Saved entries:
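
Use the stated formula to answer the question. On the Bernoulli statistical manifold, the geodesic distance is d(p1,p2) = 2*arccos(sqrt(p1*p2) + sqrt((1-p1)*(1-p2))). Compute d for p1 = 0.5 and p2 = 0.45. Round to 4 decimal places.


Geodesic distance on Bernoulli manifold:
d(p1,p2) = 2*arccos(sqrt(p1*p2) + sqrt((1-p1)*(1-p2))).
sqrt(p1*p2) = sqrt(0.5*0.45) = 0.474342.
sqrt((1-p1)*(1-p2)) = sqrt(0.5*0.55) = 0.524404.
arg = 0.474342 + 0.524404 = 0.998746.
d = 2*arccos(0.998746) = 0.1002

0.1002


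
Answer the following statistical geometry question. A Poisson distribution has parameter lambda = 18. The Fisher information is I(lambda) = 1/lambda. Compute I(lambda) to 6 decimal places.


Fisher information for Poisson: I(lambda) = 1/lambda.
lambda = 18.
I(lambda) = 1/18 = 0.055556

0.055556


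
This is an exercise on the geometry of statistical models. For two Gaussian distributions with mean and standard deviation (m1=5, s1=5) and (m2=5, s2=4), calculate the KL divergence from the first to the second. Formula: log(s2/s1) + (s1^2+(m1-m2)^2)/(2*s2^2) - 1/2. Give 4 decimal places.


KL divergence between normal distributions:
KL = log(s2/s1) + (s1^2 + (m1-m2)^2)/(2*s2^2) - 1/2.
log(4/5) = -0.223144.
(5^2 + (5-5)^2)/(2*4^2) = (25 + 0)/32 = 0.78125.
KL = -0.223144 + 0.78125 - 0.5 = 0.0581

0.0581


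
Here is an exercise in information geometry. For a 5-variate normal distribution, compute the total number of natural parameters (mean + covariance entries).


Exponential family dimension calculation:
For 5-dim MVN: mean has 5 params, covariance has 5*6/2 = 15 unique entries.
Total dim = 5 + 15 = 20.

20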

> _Problem to work on_
Set all the data down again, exactly as it reads above.

> _Reply to the exercise_
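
Use the stated formula to answer the question. On the Bernoulli statistical manifold, the geodesic distance is d(p1,p2) = 2*arccos(sqrt(p1*p2) + sqrt((1-p1)*(1-p2))). Compute d for p1 = 0.5 and p2 = 0.45. Round to 4 decimal places.


Geodesic distance on Bernoulli manifold:
d(p1,p2) = 2*arccos(sqrt(p1*p2) + sqrt((1-p1)*(1-p2))).
sqrt(p1*p2) = sqrt(0.5*0.45) = 0.474342.
sqrt((1-p1)*(1-p2)) = sqrt(0.5*0.55) = 0.524404.
arg = 0.474342 + 0.524404 = 0.998746.
d = 2*arccos(0.998746) = 0.1002

0.1002


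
Answer the following statistical geometry question. A Poisson distribution has parameter lambda = 18. The Fisher information is I(lambda) = 1/lambda. Compute I(lambda) to 6 decimal places.


Fisher information for Poisson: I(lambda) = 1/lambda.
lambda = 18.
I(lambda) = 1/18 = 0.055556

0.055556


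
This is an exercise on the geometry of statistical models. For two Gaussian distributions with mean and standard deviation (m1=5, s1=5) and (m2=5, s2=4), calculate the KL divergence from the first to the second. Formula: log(s2/s1) + (s1^2+(m1-m2)^2)/(2*s2^2) - 1/2. Give 4 decimal places.


KL divergence between normal distributions:
KL = log(s2/s1) + (s1^2 + (m1-m2)^2)/(2*s2^2) - 1/2.
log(4/5) = -0.223144.
(5^2 + (5-5)^2)/(2*4^2) = (25 + 0)/32 = 0.78125.
KL = -0.223144 + 0.78125 - 0.5 = 0.0581

0.0581


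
Here is an exercise in information geometry. For a 5-variate normal distribution, compute the total number of natural parameters (mean + covariance entries).


Exponential family dimension calculation:
For 5-dim MVN: mean has 5 params, covariance has 5*6/2 = 15 unique entries.
Total dim = 5 + 15 = 20.

20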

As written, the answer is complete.